(Beginning of RECORDS FOR PROCESSING)

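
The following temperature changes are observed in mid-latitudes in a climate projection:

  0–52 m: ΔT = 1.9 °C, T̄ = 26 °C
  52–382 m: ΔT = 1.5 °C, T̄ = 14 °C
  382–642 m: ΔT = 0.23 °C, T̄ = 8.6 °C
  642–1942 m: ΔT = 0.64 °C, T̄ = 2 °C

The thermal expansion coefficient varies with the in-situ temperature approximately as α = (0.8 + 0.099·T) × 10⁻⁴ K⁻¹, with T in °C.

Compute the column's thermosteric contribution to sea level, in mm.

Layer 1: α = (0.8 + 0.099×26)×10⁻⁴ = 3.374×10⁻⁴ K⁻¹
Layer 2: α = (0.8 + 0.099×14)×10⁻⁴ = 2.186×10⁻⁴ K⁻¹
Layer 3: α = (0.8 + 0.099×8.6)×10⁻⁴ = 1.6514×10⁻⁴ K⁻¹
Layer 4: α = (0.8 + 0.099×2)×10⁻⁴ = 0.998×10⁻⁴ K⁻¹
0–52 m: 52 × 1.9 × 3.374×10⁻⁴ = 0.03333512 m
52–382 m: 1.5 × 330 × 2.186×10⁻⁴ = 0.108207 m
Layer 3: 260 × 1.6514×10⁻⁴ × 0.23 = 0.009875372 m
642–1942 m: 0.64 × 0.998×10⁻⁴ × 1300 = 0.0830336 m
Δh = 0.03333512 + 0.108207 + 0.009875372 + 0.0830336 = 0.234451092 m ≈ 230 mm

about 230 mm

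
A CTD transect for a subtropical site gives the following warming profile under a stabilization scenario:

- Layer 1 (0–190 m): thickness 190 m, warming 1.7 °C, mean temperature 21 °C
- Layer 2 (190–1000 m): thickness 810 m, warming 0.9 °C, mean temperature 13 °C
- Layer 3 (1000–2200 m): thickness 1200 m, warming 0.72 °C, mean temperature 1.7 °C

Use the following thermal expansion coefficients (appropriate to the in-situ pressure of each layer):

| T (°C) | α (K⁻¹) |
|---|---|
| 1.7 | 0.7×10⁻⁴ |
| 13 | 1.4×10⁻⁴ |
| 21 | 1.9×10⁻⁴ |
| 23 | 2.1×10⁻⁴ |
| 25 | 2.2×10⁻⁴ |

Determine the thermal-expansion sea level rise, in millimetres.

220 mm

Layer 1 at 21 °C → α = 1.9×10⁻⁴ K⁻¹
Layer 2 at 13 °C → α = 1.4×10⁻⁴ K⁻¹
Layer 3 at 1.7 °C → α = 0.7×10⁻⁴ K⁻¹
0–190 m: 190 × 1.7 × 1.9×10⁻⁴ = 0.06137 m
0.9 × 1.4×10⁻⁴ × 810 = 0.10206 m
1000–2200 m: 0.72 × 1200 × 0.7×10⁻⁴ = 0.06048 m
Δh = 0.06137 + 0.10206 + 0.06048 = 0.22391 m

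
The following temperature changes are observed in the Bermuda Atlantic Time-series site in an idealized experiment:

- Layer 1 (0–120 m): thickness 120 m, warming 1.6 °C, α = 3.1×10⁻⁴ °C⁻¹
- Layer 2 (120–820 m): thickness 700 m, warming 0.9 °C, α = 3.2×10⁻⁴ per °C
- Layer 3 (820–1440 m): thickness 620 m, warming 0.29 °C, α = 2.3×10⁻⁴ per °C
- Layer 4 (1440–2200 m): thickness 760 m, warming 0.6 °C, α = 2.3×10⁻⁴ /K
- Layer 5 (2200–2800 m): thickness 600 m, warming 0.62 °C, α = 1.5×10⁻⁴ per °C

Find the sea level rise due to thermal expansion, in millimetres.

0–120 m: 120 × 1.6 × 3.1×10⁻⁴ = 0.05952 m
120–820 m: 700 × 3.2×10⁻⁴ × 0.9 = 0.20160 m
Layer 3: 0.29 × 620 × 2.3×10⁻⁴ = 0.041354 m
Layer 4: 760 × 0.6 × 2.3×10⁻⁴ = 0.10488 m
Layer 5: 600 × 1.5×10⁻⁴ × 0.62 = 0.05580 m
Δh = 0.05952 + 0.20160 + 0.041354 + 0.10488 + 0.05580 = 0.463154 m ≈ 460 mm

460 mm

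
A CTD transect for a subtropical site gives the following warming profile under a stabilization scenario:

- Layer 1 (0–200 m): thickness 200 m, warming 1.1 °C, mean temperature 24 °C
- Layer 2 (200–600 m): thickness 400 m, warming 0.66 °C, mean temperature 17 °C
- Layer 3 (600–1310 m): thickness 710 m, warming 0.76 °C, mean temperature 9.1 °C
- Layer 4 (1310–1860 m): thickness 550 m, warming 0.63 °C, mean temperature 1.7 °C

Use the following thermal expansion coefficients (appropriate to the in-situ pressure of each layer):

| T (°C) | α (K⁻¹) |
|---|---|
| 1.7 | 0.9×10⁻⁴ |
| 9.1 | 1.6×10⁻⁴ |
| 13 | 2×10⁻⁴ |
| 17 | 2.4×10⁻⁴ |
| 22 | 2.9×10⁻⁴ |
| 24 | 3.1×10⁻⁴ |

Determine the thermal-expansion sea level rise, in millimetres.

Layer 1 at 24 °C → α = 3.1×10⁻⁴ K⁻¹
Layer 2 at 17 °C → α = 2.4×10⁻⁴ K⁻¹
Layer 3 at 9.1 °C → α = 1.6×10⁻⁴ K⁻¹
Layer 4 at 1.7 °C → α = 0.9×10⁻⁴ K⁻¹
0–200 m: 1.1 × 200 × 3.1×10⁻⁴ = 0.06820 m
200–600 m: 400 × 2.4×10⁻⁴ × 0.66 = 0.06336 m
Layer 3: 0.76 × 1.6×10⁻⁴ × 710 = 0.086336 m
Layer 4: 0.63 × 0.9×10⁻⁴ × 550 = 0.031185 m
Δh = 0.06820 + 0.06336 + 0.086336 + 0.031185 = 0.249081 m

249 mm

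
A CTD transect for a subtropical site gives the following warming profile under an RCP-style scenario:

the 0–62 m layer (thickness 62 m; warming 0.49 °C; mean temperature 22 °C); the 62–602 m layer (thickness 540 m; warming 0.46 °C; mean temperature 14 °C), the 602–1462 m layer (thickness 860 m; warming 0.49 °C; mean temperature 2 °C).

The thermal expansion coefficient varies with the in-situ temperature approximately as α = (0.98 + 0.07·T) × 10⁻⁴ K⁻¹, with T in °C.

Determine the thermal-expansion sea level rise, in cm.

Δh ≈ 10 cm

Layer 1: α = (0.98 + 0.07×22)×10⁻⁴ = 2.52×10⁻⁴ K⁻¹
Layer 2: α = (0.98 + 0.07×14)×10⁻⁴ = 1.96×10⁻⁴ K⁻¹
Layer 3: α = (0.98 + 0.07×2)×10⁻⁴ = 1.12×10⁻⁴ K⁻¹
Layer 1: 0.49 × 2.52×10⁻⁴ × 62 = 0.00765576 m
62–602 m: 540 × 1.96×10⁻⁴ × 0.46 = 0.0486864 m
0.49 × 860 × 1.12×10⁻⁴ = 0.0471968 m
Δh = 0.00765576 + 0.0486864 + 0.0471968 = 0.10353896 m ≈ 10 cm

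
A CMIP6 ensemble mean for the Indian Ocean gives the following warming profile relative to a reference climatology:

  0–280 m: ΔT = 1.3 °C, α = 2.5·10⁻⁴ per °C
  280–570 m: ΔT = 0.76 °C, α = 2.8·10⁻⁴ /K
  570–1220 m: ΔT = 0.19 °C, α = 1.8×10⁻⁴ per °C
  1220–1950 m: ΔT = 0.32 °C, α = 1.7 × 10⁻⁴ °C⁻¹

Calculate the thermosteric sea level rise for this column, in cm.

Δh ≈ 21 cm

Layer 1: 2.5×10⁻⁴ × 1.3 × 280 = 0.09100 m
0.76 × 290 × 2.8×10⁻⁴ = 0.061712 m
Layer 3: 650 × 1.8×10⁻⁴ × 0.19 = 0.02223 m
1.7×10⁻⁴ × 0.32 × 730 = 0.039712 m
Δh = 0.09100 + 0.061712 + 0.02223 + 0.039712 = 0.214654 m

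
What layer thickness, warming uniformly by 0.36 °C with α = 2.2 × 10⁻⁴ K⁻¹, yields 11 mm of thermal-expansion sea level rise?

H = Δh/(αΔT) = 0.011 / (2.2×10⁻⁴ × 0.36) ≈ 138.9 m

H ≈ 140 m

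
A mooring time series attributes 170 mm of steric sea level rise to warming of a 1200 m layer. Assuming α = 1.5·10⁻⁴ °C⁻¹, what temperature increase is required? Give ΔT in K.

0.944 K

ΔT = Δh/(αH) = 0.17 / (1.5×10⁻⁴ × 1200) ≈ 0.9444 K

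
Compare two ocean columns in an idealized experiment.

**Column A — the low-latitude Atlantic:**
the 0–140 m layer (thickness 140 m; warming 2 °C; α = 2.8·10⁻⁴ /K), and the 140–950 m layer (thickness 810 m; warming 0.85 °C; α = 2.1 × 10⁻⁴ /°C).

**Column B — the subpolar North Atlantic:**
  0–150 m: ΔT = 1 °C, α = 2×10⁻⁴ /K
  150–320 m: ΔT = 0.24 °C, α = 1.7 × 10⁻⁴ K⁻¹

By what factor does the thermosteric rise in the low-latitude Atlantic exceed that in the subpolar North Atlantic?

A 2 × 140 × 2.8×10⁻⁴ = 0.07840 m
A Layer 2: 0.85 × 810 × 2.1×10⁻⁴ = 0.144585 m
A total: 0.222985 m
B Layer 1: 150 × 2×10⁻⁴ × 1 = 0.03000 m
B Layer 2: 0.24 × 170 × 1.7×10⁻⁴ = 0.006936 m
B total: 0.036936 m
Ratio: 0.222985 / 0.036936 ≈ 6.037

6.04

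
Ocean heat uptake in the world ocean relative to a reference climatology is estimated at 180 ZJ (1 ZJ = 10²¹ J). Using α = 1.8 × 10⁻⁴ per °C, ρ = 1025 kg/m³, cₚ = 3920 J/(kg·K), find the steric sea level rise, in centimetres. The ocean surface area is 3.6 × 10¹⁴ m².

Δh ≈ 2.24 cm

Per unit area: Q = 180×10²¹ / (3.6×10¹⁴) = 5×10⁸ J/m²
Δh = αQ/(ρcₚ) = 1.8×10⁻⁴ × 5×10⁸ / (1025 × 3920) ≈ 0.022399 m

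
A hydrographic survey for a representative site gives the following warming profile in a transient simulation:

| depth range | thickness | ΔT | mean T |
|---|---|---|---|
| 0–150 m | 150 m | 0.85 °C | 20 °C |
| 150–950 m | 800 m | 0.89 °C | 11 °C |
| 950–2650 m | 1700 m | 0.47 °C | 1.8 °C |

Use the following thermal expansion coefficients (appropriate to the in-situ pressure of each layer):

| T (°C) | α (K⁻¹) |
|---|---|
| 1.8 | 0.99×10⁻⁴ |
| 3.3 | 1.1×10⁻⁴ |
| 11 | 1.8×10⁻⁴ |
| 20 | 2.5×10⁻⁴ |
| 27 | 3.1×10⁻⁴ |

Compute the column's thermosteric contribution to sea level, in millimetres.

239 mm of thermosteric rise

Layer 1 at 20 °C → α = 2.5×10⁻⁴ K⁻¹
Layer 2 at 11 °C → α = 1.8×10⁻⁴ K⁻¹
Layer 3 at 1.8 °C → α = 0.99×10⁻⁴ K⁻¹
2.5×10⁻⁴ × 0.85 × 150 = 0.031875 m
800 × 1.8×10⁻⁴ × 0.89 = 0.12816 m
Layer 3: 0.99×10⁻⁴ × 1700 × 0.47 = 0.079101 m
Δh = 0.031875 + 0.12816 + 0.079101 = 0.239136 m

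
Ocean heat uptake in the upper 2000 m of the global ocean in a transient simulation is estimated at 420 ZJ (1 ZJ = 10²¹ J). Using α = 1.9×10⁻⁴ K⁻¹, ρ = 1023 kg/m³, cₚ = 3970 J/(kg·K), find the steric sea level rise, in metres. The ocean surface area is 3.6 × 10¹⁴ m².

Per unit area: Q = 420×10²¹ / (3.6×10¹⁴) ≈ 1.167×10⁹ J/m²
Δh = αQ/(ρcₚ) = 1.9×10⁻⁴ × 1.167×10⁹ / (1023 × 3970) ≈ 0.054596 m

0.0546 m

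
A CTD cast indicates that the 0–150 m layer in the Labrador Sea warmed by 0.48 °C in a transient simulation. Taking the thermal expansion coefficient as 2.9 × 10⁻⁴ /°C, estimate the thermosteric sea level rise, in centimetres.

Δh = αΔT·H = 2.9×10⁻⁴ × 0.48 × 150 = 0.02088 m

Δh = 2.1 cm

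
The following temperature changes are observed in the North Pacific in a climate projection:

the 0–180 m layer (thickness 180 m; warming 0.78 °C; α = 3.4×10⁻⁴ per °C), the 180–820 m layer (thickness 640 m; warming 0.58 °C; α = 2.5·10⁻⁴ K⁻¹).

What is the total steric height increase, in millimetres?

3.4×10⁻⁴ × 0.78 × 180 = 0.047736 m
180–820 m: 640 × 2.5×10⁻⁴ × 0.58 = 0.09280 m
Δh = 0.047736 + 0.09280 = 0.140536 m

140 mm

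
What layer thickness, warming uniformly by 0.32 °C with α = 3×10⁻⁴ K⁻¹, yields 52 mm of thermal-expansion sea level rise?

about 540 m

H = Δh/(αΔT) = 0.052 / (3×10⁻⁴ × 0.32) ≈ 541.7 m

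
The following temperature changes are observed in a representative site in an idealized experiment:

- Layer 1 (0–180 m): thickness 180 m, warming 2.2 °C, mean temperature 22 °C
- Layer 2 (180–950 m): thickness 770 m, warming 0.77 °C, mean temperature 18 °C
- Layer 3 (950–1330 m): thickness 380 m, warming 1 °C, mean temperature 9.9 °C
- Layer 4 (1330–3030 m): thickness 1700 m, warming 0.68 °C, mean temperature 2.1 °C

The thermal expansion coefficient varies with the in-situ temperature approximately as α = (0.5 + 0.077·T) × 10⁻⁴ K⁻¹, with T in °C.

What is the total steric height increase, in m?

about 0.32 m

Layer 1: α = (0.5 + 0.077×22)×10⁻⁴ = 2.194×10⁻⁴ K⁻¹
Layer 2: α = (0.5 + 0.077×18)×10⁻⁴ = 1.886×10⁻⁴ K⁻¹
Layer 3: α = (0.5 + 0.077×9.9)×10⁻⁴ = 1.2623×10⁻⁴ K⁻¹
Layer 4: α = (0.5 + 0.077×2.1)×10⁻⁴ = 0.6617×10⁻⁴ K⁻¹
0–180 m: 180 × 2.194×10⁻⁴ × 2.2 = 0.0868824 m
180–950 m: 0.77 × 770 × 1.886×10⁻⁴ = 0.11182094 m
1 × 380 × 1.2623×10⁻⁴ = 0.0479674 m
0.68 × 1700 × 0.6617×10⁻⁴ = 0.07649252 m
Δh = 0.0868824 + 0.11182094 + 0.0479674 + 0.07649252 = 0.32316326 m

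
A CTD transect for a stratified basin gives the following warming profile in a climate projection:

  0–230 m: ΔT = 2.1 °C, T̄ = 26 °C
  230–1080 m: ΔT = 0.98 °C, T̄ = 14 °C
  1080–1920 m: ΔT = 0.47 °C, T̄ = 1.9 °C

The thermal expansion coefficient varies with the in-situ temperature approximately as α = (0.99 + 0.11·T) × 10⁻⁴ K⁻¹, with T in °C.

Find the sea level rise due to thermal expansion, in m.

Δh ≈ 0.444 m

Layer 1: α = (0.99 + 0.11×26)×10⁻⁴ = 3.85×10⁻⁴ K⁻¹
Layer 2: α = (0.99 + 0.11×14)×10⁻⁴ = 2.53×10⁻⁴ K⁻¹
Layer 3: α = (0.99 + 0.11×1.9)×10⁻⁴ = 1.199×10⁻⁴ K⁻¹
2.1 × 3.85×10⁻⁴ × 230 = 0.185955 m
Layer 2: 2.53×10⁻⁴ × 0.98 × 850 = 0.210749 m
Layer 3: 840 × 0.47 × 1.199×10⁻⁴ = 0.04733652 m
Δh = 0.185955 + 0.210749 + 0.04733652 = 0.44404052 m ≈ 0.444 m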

(End of RECORDS FOR PROCESSING)

* **ASSIGNMENT**
Above are some records; copy exactly the lines from the one with "Ocean heat uptake in the upper" through the one with "0.077·T) × 10⁻⁴ K⁻¹, with T in °C.", both included, and no others.

* **SOLUTION TO THIS PROBLEM**
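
Ocean heat uptake in the upper 2000 m of the global ocean in a transient simulation is estimated at 420 ZJ (1 ZJ = 10²¹ J). Using α = 1.9×10⁻⁴ K⁻¹, ρ = 1023 kg/m³, cₚ = 3970 J/(kg·K), find the steric sea level rise, in metres. The ocean surface area is 3.6 × 10¹⁴ m².

Per unit area: Q = 420×10²¹ / (3.6×10¹⁴) ≈ 1.167×10⁹ J/m²
Δh = αQ/(ρcₚ) = 1.9×10⁻⁴ × 1.167×10⁹ / (1023 × 3970) ≈ 0.054596 m

0.0546 m

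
A CTD cast indicates that the 0–150 m layer in the Labrador Sea warmed by 0.48 °C in a transient simulation. Taking the thermal expansion coefficient as 2.9 × 10⁻⁴ /°C, estimate the thermosteric sea level rise, in centimetres.

Δh = αΔT·H = 2.9×10⁻⁴ × 0.48 × 150 = 0.02088 m

Δh = 2.1 cm

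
The following temperature changes are observed in the North Pacific in a climate projection:

the 0–180 m layer (thickness 180 m; warming 0.78 °C; α = 3.4×10⁻⁴ per °C), the 180–820 m layer (thickness 640 m; warming 0.58 °C; α = 2.5·10⁻⁴ K⁻¹).

What is the total steric height increase, in millimetres?

3.4×10⁻⁴ × 0.78 × 180 = 0.047736 m
180–820 m: 640 × 2.5×10⁻⁴ × 0.58 = 0.09280 m
Δh = 0.047736 + 0.09280 = 0.140536 m

140 mm

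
What layer thickness, warming uniformly by 0.32 °C with α = 3×10⁻⁴ K⁻¹, yields 52 mm of thermal-expansion sea level rise?

about 540 m

H = Δh/(αΔT) = 0.052 / (3×10⁻⁴ × 0.32) ≈ 541.7 m

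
The following temperature changes are observed in a representative site in an idealized experiment:

- Layer 1 (0–180 m): thickness 180 m, warming 2.2 °C, mean temperature 22 °C
- Layer 2 (180–950 m): thickness 770 m, warming 0.77 °C, mean temperature 18 °C
- Layer 3 (950–1330 m): thickness 380 m, warming 1 °C, mean temperature 9.9 °C
- Layer 4 (1330–3030 m): thickness 1700 m, warming 0.68 °C, mean temperature 2.1 °C

The thermal expansion coefficient varies with the in-situ temperature approximately as α = (0.5 + 0.077·T) × 10⁻⁴ K⁻¹, with T in °C.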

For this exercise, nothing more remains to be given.